* **What you will do**
Across the data below, how many lines have the word "minimizing" in them? Give the number and nothing else.

* **Listed records**
____________
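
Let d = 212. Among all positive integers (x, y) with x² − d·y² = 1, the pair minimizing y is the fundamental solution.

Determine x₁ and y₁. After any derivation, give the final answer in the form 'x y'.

66249 4550

[14; 1,1,3,1,1,…,1,1,28] for √212; ℓ=14 ⇒ convergent index 13
i=0: a=14 ⇒ p=14, q=1
…
i=5: a=1 ⇒ p=233, q=16
i=6: a=1 ⇒ p=364, q=25
i=7: a=6 ⇒ p=2417, q=166
i=8: a=1 ⇒ p=2781, q=191
i=9: a=1 ⇒ p=5198, q=357
i=10: a=1 ⇒ p=7979, q=548
…
i=12: a=1 ⇒ p=37114, q=2549
i=13: a=1 ⇒ p=66249, q=4550
(x₁, y₁) = (66249, 4550);  66249² − 212·4550² = 1 ✓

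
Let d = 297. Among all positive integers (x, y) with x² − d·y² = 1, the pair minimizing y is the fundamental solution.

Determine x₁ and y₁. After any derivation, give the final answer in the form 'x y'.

d=297: √d = [17; 4,3,1,1,2,1,1,3,4,34] (ℓ=10, even), read p_9/q_9
k=0  a_k=17  p_k/q_k = 17/1
…
k=6  a_k=1  p_k/q_k = 1844/107
k=7  a_k=1  p_k/q_k = 3171/184
k=8  a_k=3  p_k/q_k = 11357/659
k=9  a_k=4  p_k/q_k = 48599/2820
fundamental: x₁=48599, y₁=2820  (since 2361862801 − 297·7952400 = 1)

48599 2820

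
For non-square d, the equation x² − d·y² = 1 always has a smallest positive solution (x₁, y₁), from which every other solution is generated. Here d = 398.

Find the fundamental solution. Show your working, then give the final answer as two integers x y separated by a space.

399 20

√398 = [19; 1,18,1,38, …], period ℓ=4 (even) → k=3
a_0=19:  p_0=19·1+0=19,  q_0=19·0+1=1
a_1=1:  p_1=1·19+1=20,  q_1=1·1+0=1
a_2=18:  p_2=18·20+19=379,  q_2=18·1+1=19
a_3=1:  p_3=1·379+20=399,  q_3=1·19+1=20
(x₁, y₁) = (399, 20);  399² − 398·20² = 1 ✓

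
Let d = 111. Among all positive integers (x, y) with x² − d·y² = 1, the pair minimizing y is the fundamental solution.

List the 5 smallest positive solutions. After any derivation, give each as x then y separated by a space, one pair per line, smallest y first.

295 28
174049 16520
102688615 9746772
60586108801 5750578960
35745701503975 3392831839628

√111 = [10; 1,1,6,1,1,20, …], period ℓ=6 (even) → k=5
k=0  a_k=10  p_k/q_k = 10/1
k=1  a_k=1  p_k/q_k = 11/1
…
k=3  a_k=6  p_k/q_k = 137/13
k=4  a_k=1  p_k/q_k = 158/15
k=5  a_k=1  p_k/q_k = 295/28
fundamental: x₁=295, y₁=28  (since 87025 − 111·784 = 1)
k=2:  x_2 = 295·295+111·28·28 = 174049,  y_2 = 295·28+28·295 = 16520
k=3:  x_3 = 295·174049+111·28·16520 = 102688615,  y_3 = 295·16520+28·174049 = 9746772
k=4:  x_4 = 295·102688615+111·28·9746772 = 60586108801,  y_4 = 295·9746772+28·102688615 = 5750578960
k=5:  x_5 = 295·60586108801+111·28·5750578960 = 35745701503975,  y_5 = 295·5750578960+28·60586108801 = 3392831839628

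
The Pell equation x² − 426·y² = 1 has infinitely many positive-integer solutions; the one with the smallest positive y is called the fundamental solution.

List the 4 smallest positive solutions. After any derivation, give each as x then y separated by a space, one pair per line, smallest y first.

88751 4300
15753480001 763258600
2796274207048751 135479928012900
496344264283813920001 24047958181382517200

[20; 1,1,1,3,2,6,2,3,1,1,1,40] for √426; ℓ=12 ⇒ convergent index 11
a_0=20:  p_0=20·1+0=20,  q_0=20·0+1=1
a_1=1:  p_1=1·20+1=21,  q_1=1·1+0=1
…
a_3=1:  p_3=1·41+21=62,  q_3=1·2+1=3
…
a_6=6:  p_6=6·516+227=3323,  q_6=6·25+11=161
…
a_8=3:  p_8=3·7162+3323=24809,  q_8=3·347+161=1202
a_9=1:  p_9=1·24809+7162=31971,  q_9=1·1202+347=1549
a_10=1:  p_10=1·31971+24809=56780,  q_10=1·1549+1202=2751
a_11=1:  p_11=1·56780+31971=88751,  q_11=1·2751+1549=4300
(x₁, y₁) = (88751, 4300);  88751² − 426·4300² = 1 ✓
n=2: (88751,4300)∘(88751,4300) = (88751·88751+426·4300·4300, 88751·4300+4300·88751) = (15753480001,763258600)
n=3: (15753480001,763258600)∘(88751,4300) = (88751·15753480001+426·4300·763258600, 88751·763258600+4300·15753480001) = (2796274207048751,135479928012900)
n=4: (2796274207048751,135479928012900)∘(88751,4300) = (88751·2796274207048751+426·4300·135479928012900, 88751·135479928012900+4300·2796274207048751) = (496344264283813920001,24047958181382517200)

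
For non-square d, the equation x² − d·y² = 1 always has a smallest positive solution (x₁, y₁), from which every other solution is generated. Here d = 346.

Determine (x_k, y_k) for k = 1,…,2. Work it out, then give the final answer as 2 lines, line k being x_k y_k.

17299 930
598510801 32176140

[18; 1,1,1,1,36] for √346; ℓ=5 ⇒ convergent index 9
step 0: (18, 1)  from 18·(1,0) + (0,1)
…
step 3: (56, 3)  from 1·(37,2) + (19,1)
step 4: (93, 5)  from 1·(56,3) + (37,2)
…
step 8: (10398, 559)  from 1·(6901,371) + (3497,188)
step 9: (17299, 930)  from 1·(10398,559) + (6901,371)
(x₁, y₁) = (17299, 930);  17299² − 346·930² = 1 ✓
n=2: (17299,930)∘(17299,930) = (17299·17299+346·930·930, 17299·930+930·17299) = (598510801,32176140)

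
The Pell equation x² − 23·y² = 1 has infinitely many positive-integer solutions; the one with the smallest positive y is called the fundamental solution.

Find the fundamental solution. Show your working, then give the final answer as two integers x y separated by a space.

24 5

√23 → a₀=4, period (1,3,1,8); ℓ=4 even so k=3
i=0: a=4 ⇒ p=4, q=1
…
i=2: a=3 ⇒ p=19, q=4
i=3: a=1 ⇒ p=24, q=5
(x₁, y₁) = (24, 5);  24² − 23·5² = 1 ✓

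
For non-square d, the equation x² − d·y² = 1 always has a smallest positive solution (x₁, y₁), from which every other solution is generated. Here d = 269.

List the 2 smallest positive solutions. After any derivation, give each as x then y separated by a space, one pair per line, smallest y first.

13449 820
361751201 22056360

d=269: √d = [16; 2,2,32] (ℓ=3, odd), read p_5/q_5
k=0  a_k=16  p_k/q_k = 16/1
…
k=2  a_k=2  p_k/q_k = 82/5
…
k=4  a_k=2  p_k/q_k = 5396/329
k=5  a_k=2  p_k/q_k = 13449/820
(x₁, y₁) = (13449, 820);  13449² − 269·820² = 1 ✓
n=2: (13449,820)∘(13449,820) = (13449·13449+269·820·820, 13449·820+820·13449) = (361751201,22056360)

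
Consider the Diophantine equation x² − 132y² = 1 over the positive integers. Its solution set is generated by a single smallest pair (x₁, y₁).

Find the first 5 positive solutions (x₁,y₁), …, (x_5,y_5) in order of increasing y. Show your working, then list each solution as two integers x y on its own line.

23 2
1057 92
48599 4230
2234497 194488
102738263 8942218

√132 → a₀=11, period (2,22); ℓ=2 even so k=1
step 0: (11, 1)  from 11·(1,0) + (0,1)
step 1: (23, 2)  from 2·(11,1) + (1,0)
(x₁, y₁) = (23, 2);  23² − 132·2² = 1 ✓
(23+2√132)^2 = 1057 + 92√132
(23+2√132)^3 = 48599 + 4230√132
(23+2√132)^4 = 2234497 + 194488√132
(23+2√132)^5 = 102738263 + 8942218√132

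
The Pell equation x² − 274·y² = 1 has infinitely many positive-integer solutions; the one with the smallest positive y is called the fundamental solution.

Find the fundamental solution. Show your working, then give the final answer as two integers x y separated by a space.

[16; 1,1,4,4,1,1,32] for √274; ℓ=7 ⇒ convergent index 13
a_0=16:  p_0=16·1+0=16,  q_0=16·0+1=1
…
a_2=1:  p_2=1·17+16=33,  q_2=1·1+1=2
…
a_4=4:  p_4=4·149+33=629,  q_4=4·9+2=38
a_5=1:  p_5=1·629+149=778,  q_5=1·38+9=47
a_6=1:  p_6=1·778+629=1407,  q_6=1·47+38=85
a_7=32:  p_7=32·1407+778=45802,  q_7=32·85+47=2767
…
a_11=4:  p_11=4·419253+93011=1770023,  q_11=4·25328+5619=106931
a_12=1:  p_12=1·1770023+419253=2189276,  q_12=1·106931+25328=132259
a_13=1:  p_13=1·2189276+1770023=3959299,  q_13=1·132259+106931=239190
(x₁, y₁) = (3959299, 239190);  3959299² − 274·239190² = 1 ✓

3959299 239190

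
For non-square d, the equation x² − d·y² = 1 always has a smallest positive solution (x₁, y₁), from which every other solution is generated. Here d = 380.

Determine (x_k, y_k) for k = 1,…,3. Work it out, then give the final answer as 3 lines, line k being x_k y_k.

39 2
3041 156
237159 12166

√380 → a₀=19, period (2,38); ℓ=2 even so k=1
k=0  a_k=19  p_k/q_k = 19/1
k=1  a_k=2  p_k/q_k = 39/2
→ (39, 2).  Check: 39²=1521, 380·2²=1520, difference 1.
n=2: (39,2)∘(39,2) = (39·39+380·2·2, 39·2+2·39) = (3041,156)
n=3: (3041,156)∘(39,2) = (39·3041+380·2·156, 39·156+2·3041) = (237159,12166)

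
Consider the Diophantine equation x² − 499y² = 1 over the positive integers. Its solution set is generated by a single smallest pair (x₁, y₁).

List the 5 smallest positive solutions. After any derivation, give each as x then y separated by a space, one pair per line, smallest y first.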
____________
* **Completed exercise**
3